# AIM OF THE EXERCISE:
Set down exactly each line of the entries below, beginning at the one that contains "An ideal 7-bit" and ending at the last, and no others.

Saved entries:
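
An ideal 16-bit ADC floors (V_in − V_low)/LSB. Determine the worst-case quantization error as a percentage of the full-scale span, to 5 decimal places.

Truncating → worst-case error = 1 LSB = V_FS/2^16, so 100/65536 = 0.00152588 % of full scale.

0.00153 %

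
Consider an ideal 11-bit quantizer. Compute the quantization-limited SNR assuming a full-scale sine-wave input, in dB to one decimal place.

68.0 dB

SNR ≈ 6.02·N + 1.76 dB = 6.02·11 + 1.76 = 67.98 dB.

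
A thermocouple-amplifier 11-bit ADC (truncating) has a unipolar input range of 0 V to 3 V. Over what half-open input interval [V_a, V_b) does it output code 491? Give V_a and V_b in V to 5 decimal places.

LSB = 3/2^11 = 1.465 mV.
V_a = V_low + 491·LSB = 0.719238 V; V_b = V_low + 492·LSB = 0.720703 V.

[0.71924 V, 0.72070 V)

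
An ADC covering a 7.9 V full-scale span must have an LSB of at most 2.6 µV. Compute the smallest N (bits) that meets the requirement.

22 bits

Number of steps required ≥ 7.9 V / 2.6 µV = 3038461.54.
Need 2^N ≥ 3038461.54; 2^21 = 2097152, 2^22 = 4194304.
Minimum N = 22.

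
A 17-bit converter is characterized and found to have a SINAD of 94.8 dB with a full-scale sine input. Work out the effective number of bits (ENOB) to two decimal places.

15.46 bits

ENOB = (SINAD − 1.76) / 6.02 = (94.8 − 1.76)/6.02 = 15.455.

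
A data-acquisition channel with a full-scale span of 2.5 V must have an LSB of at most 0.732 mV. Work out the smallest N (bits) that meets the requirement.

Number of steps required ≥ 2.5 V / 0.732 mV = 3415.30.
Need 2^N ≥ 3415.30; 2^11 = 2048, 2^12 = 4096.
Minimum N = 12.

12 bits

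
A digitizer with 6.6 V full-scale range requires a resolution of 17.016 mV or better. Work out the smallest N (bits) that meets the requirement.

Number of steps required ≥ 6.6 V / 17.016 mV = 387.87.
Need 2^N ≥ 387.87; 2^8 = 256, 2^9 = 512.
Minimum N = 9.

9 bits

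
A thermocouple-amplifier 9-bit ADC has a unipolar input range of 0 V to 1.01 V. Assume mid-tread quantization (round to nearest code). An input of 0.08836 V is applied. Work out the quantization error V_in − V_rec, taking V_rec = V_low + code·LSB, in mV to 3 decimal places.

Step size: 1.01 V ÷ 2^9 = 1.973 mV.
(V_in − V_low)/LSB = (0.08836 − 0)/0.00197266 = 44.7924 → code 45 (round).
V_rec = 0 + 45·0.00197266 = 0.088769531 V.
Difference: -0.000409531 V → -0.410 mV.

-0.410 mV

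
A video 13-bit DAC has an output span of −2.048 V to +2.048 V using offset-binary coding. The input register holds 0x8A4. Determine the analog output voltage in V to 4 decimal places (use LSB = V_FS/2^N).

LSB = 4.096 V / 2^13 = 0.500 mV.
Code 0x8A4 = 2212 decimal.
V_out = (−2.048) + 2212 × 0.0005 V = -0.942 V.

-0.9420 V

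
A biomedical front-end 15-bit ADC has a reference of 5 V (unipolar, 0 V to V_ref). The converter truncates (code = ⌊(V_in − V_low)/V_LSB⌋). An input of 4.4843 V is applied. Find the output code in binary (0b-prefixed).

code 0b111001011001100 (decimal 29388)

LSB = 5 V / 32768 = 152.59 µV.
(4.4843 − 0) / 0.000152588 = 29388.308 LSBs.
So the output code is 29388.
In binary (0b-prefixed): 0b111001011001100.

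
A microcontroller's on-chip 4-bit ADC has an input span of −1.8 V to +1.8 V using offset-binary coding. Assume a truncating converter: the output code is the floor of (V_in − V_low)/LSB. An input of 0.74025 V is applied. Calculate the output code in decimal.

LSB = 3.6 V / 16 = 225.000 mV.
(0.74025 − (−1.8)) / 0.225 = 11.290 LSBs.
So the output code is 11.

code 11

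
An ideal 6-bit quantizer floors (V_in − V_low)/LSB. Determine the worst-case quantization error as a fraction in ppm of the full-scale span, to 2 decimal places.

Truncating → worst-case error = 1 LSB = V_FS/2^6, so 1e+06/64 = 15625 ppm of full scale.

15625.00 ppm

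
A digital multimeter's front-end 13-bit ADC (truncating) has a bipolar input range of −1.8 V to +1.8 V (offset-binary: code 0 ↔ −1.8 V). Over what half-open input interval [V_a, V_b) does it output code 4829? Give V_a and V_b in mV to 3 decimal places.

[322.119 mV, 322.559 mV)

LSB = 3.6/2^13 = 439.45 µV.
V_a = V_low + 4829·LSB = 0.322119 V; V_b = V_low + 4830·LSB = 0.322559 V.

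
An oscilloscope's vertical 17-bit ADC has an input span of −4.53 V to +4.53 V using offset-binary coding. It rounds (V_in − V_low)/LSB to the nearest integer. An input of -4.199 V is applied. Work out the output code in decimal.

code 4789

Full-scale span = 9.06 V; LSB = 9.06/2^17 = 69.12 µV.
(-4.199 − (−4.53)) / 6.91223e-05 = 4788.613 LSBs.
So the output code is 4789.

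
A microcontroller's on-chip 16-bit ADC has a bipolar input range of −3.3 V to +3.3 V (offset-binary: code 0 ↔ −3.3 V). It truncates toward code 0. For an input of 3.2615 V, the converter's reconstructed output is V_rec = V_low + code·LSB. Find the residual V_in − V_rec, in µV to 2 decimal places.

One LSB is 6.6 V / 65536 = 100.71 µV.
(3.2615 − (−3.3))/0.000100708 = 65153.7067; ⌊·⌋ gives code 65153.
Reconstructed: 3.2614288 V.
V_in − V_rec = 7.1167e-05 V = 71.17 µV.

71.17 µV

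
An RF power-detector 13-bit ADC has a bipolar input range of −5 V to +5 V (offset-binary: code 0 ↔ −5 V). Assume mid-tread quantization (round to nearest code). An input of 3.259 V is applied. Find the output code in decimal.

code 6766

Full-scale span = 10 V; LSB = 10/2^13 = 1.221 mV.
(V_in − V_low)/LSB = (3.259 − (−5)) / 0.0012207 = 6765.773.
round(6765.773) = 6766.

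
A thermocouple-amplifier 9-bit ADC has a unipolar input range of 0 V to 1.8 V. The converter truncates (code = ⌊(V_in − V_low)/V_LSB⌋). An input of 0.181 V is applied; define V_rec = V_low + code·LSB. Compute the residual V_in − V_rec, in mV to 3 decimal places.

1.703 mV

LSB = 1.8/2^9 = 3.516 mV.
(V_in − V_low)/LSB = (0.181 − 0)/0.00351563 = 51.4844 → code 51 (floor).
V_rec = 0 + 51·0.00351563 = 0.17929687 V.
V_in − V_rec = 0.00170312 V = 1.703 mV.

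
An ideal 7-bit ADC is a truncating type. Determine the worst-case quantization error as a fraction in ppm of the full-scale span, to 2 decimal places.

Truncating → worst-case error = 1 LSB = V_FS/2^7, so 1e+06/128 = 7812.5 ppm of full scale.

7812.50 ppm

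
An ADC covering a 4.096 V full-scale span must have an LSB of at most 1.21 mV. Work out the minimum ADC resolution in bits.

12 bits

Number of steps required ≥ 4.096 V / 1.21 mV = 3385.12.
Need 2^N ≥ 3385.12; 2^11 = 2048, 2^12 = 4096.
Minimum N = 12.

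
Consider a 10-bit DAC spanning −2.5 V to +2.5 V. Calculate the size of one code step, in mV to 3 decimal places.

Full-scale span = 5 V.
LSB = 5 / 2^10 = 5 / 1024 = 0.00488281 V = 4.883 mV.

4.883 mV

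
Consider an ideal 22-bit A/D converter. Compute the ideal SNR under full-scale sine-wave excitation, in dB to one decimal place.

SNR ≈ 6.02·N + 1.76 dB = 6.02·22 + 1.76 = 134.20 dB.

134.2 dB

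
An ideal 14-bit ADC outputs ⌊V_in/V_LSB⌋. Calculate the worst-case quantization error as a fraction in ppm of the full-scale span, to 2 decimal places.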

# COMPLETED TASK:
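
An ideal 7-bit ADC is a truncating type. Determine the worst-case quantization error as a fraction in ppm of the full-scale span, to 2 decimal places.

Truncating → worst-case error = 1 LSB = V_FS/2^7, so 1e+06/128 = 7812.5 ppm of full scale.

7812.50 ppm

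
An ADC covering a 4.096 V full-scale span must have an LSB of at most 1.21 mV. Work out the minimum ADC resolution in bits.

12 bits

Number of steps required ≥ 4.096 V / 1.21 mV = 3385.12.
Need 2^N ≥ 3385.12; 2^11 = 2048, 2^12 = 4096.
Minimum N = 12.

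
Consider a 10-bit DAC spanning −2.5 V to +2.5 V. Calculate the size of one code step, in mV to 3 decimal places.

Full-scale span = 5 V.
LSB = 5 / 2^10 = 5 / 1024 = 0.00488281 V = 4.883 mV.

4.883 mV

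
Consider an ideal 22-bit A/D converter. Compute the ideal SNR under full-scale sine-wave excitation, in dB to one decimal place.

SNR ≈ 6.02·N + 1.76 dB = 6.02·22 + 1.76 = 134.20 dB.

134.2 dB

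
An ideal 14-bit ADC outputs ⌊V_in/V_LSB⌋. Calculate the worst-case quantization error as a fraction in ppm of the full-scale span, to 2 decimal places.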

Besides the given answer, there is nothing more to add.